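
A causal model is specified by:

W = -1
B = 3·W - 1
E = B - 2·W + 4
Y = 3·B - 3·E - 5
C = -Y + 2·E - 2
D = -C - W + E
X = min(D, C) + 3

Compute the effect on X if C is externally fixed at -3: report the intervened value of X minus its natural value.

19

Under do(C=-3), the mechanism C = -Y + 2·E - 2 is discarded; C is fixed at -3.
B = 3·W - 1  [with W=-1]  = -4
E = B - 2·W + 4  [with B=-4, W=-1]  = 2
D = -C - W + E  [with C=-3, W=-1, E=2]  = 6
X = min(D, C) + 3  [with D=6, C=-3]  = 0
Without intervention: B = 3·W - 1  [with W=-1]  = -4; E = B - 2·W + 4  [with B=-4, W=-1]  = 2; Y = 3·B - 3·E - 5  [with B=-4, E=2]  = -23; C = -Y + 2·E - 2  [with Y=-23, E=2]  = 25; D = -C - W + E  [with C=25, W=-1, E=2]  = -22; X = min(D, C) + 3  [with D=-22, C=25]  = -19.
Change = 0 − (-19) = 19.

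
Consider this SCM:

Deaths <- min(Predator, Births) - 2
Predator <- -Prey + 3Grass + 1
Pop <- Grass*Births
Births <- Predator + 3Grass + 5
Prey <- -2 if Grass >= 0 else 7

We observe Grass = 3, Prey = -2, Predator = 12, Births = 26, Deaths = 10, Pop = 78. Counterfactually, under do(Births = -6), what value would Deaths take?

Intervening sets Births = -6 and removes its equation (Births <- Predator + 3Grass + 5).
Prey = -2 if Grass >= 0 else 7  [with Grass=3]  = -2
Predator = -Prey + 3Grass + 1  [with Prey=-2, Grass=3]  = 12
Deaths = min(Predator, Births) - 2  [with Predator=12, Births=-6]  = -8

-8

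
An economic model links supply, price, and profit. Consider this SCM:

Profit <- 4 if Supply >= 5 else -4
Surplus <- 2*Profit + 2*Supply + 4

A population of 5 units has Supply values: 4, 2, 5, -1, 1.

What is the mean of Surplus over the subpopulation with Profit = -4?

Conditioning on Profit=-4 selects the 4 unit(s) with Supply ∈ {4, 2, -1, 1}. Their Surplus values: 4, 0, -6, -2. Mean = -1.

-1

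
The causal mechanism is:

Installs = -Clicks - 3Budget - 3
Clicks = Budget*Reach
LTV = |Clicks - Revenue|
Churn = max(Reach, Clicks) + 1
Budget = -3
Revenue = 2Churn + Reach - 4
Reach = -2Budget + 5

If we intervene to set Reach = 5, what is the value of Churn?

do(Reach=5) replaces the equation Reach = -2Budget + 5 with the constant Reach = 5.
Clicks = Budget*Reach  [with Budget=-3, Reach=5]  = -15
Churn = max(Reach, Clicks) + 1  [with Reach=5, Clicks=-15]  = 6

6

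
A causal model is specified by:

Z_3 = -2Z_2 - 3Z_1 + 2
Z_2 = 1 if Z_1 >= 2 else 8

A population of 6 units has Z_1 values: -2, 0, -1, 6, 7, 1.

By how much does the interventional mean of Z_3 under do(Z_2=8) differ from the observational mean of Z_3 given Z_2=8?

Under do(Z_2=8), Z_2's equation is replaced by Z_2=8 for every unit. Per-unit Z_3: -8, -14, -11, -32, -35, -17. Mean = -19.5.
Observing Z_2=8 restricts to units where Z_2's equation naturally yields 8: Z_1 ∈ {-2, 0, -1, 1}. In that subpopulation Z_3 = -8, -14, -11, -17, mean -12.5.
Difference = -19.5 − (-12.5) = -7.

-7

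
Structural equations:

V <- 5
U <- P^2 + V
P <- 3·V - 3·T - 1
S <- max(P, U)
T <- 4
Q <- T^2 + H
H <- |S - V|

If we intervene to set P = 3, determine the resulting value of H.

9

The intervention breaks the incoming arrows to P: P <- 3·V - 3·T - 1 no longer applies, and P = 3.
U = P^2 + V  [with P=3, V=5]  = 14
S = max(P, U)  [with P=3, U=14]  = 14
H = |S - V|  [with S=14, V=5]  = 9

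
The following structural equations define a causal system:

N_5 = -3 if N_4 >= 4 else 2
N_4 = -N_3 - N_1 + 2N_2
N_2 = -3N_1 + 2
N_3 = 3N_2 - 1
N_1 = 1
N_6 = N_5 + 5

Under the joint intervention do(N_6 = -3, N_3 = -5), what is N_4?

Under do(N_6 = -3, N_3 = -5), each intervened variable's structural equation is replaced by its fixed value.
N_2 = -3N_1 + 2  [with N_1=1]  = -1
N_4 = -N_3 - N_1 + 2N_2  [with N_3=-5, N_1=1, N_2=-1]  = 2

2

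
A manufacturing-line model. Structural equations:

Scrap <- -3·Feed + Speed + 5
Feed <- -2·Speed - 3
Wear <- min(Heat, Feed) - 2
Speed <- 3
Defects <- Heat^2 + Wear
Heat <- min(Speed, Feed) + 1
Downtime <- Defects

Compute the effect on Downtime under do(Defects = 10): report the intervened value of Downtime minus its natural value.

-43

Under do(Defects=10), the mechanism Defects <- Heat^2 + Wear is discarded; Defects is fixed at 10.
Downtime = Defects  [with Defects=10]  = 10
Without intervention: Feed = -2·Speed - 3  [with Speed=3]  = -9; Heat = min(Speed, Feed) + 1  [with Speed=3, Feed=-9]  = -8; Wear = min(Heat, Feed) - 2  [with Heat=-8, Feed=-9]  = -11; Defects = Heat^2 + Wear  [with Heat=-8, Wear=-11]  = 53; Downtime = Defects  [with Defects=53]  = 53.
Change = 10 − 53 = -43.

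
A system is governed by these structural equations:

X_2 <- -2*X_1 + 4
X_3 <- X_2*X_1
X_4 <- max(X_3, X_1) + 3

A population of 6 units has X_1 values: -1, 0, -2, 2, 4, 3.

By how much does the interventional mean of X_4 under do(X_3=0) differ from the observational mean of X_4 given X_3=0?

0.5

do(X_3=0) breaks X_3's dependence on X_1. With X_3=0 fixed, X_4 across the units is 3, 3, 3, 5, 7, 6, mean 4.5.
Conditioning on X_3=0 selects the 2 unit(s) with X_1 ∈ {0, 2}. Their X_4 values: 3, 5. Mean = 4.
Difference = 4.5 − 4 = 0.5.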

+--

PROBLEM DESCRIPTION: Write a verbatim copy of the listing above.

REPLY TO THE TASK:
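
A causal model is specified by:

W = -1
B = 3·W - 1
E = B - 2·W + 4
Y = 3·B - 3·E - 5
C = -Y + 2·E - 2
D = -C - W + E
X = min(D, C) + 3

Compute the effect on X if C is externally fixed at -3: report the intervened value of X minus its natural value.

19

Under do(C=-3), the mechanism C = -Y + 2·E - 2 is discarded; C is fixed at -3.
B = 3·W - 1  [with W=-1]  = -4
E = B - 2·W + 4  [with B=-4, W=-1]  = 2
D = -C - W + E  [with C=-3, W=-1, E=2]  = 6
X = min(D, C) + 3  [with D=6, C=-3]  = 0
Without intervention: B = 3·W - 1  [with W=-1]  = -4; E = B - 2·W + 4  [with B=-4, W=-1]  = 2; Y = 3·B - 3·E - 5  [with B=-4, E=2]  = -23; C = -Y + 2·E - 2  [with Y=-23, E=2]  = 25; D = -C - W + E  [with C=25, W=-1, E=2]  = -22; X = min(D, C) + 3  [with D=-22, C=25]  = -19.
Change = 0 − (-19) = 19.

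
Consider this SCM:

Deaths <- min(Predator, Births) - 2
Predator <- -Prey + 3Grass + 1
Pop <- Grass*Births
Births <- Predator + 3Grass + 5
Prey <- -2 if Grass >= 0 else 7

We observe Grass = 3, Prey = -2, Predator = 12, Births = 26, Deaths = 10, Pop = 78. Counterfactually, under do(Births = -6), what value would Deaths take?

Intervening sets Births = -6 and removes its equation (Births <- Predator + 3Grass + 5).
Prey = -2 if Grass >= 0 else 7  [with Grass=3]  = -2
Predator = -Prey + 3Grass + 1  [with Prey=-2, Grass=3]  = 12
Deaths = min(Predator, Births) - 2  [with Predator=12, Births=-6]  = -8

-8

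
An economic model links supply, price, and profit. Consider this SCM:

Profit <- 4 if Supply >= 5 else -4
Surplus <- 2*Profit + 2*Supply + 4

A population of 5 units has Supply values: 4, 2, 5, -1, 1.

What is the mean of Surplus over the subpopulation with Profit = -4?

Conditioning on Profit=-4 selects the 4 unit(s) with Supply ∈ {4, 2, -1, 1}. Their Surplus values: 4, 0, -6, -2. Mean = -1.

-1

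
The causal mechanism is:

Installs = -Clicks - 3Budget - 3
Clicks = Budget*Reach
LTV = |Clicks - Revenue|
Churn = max(Reach, Clicks) + 1
Budget = -3
Revenue = 2Churn + Reach - 4
Reach = -2Budget + 5

If we intervene to set Reach = 5, what is the value of Churn?

do(Reach=5) replaces the equation Reach = -2Budget + 5 with the constant Reach = 5.
Clicks = Budget*Reach  [with Budget=-3, Reach=5]  = -15
Churn = max(Reach, Clicks) + 1  [with Reach=5, Clicks=-15]  = 6

6

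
A causal model is specified by:

Z_3 = -2Z_2 - 3Z_1 + 2
Z_2 = 1 if Z_1 >= 2 else 8

A population of 6 units has Z_1 values: -2, 0, -1, 6, 7, 1.

By how much does the interventional mean of Z_3 under do(Z_2=8) differ from the observational mean of Z_3 given Z_2=8?

Under do(Z_2=8), Z_2's equation is replaced by Z_2=8 for every unit. Per-unit Z_3: -8, -14, -11, -32, -35, -17. Mean = -19.5.
Observing Z_2=8 restricts to units where Z_2's equation naturally yields 8: Z_1 ∈ {-2, 0, -1, 1}. In that subpopulation Z_3 = -8, -14, -11, -17, mean -12.5.
Difference = -19.5 − (-12.5) = -7.

-7

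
Structural equations:

V <- 5
U <- P^2 + V
P <- 3·V - 3·T - 1
S <- max(P, U)
T <- 4
Q <- T^2 + H
H <- |S - V|

If we intervene to set P = 3, determine the resulting value of H.

9

The intervention breaks the incoming arrows to P: P <- 3·V - 3·T - 1 no longer applies, and P = 3.
U = P^2 + V  [with P=3, V=5]  = 14
S = max(P, U)  [with P=3, U=14]  = 14
H = |S - V|  [with S=14, V=5]  = 9

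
The following structural equations define a causal system:

N_5 = -3 if N_4 >= 4 else 2
N_4 = -N_3 - N_1 + 2N_2
N_2 = -3N_1 + 2
N_3 = 3N_2 - 1
N_1 = 1
N_6 = N_5 + 5

Under the joint intervention do(N_6 = -3, N_3 = -5), what is N_4?

Under do(N_6 = -3, N_3 = -5), each intervened variable's structural equation is replaced by its fixed value.
N_2 = -3N_1 + 2  [with N_1=1]  = -1
N_4 = -N_3 - N_1 + 2N_2  [with N_3=-5, N_1=1, N_2=-1]  = 2

2

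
A manufacturing-line model. Structural equations:

Scrap <- -3·Feed + Speed + 5
Feed <- -2·Speed - 3
Wear <- min(Heat, Feed) - 2
Speed <- 3
Defects <- Heat^2 + Wear
Heat <- min(Speed, Feed) + 1
Downtime <- Defects

Compute the effect on Downtime under do(Defects = 10): report the intervened value of Downtime minus its natural value.

-43

Under do(Defects=10), the mechanism Defects <- Heat^2 + Wear is discarded; Defects is fixed at 10.
Downtime = Defects  [with Defects=10]  = 10
Without intervention: Feed = -2·Speed - 3  [with Speed=3]  = -9; Heat = min(Speed, Feed) + 1  [with Speed=3, Feed=-9]  = -8; Wear = min(Heat, Feed) - 2  [with Heat=-8, Feed=-9]  = -11; Defects = Heat^2 + Wear  [with Heat=-8, Wear=-11]  = 53; Downtime = Defects  [with Defects=53]  = 53.
Change = 10 − 53 = -43.

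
A system is governed by these structural equations:

X_2 <- -2*X_1 + 4
X_3 <- X_2*X_1
X_4 <- max(X_3, X_1) + 3

A population of 6 units has X_1 values: -1, 0, -2, 2, 4, 3.

By how much does the interventional mean of X_4 under do(X_3=0) differ from the observational mean of X_4 given X_3=0?

0.5

do(X_3=0) breaks X_3's dependence on X_1. With X_3=0 fixed, X_4 across the units is 3, 3, 3, 5, 7, 6, mean 4.5.
Conditioning on X_3=0 selects the 2 unit(s) with X_1 ∈ {0, 2}. Their X_4 values: 3, 5. Mean = 4.
Difference = 4.5 − 4 = 0.5.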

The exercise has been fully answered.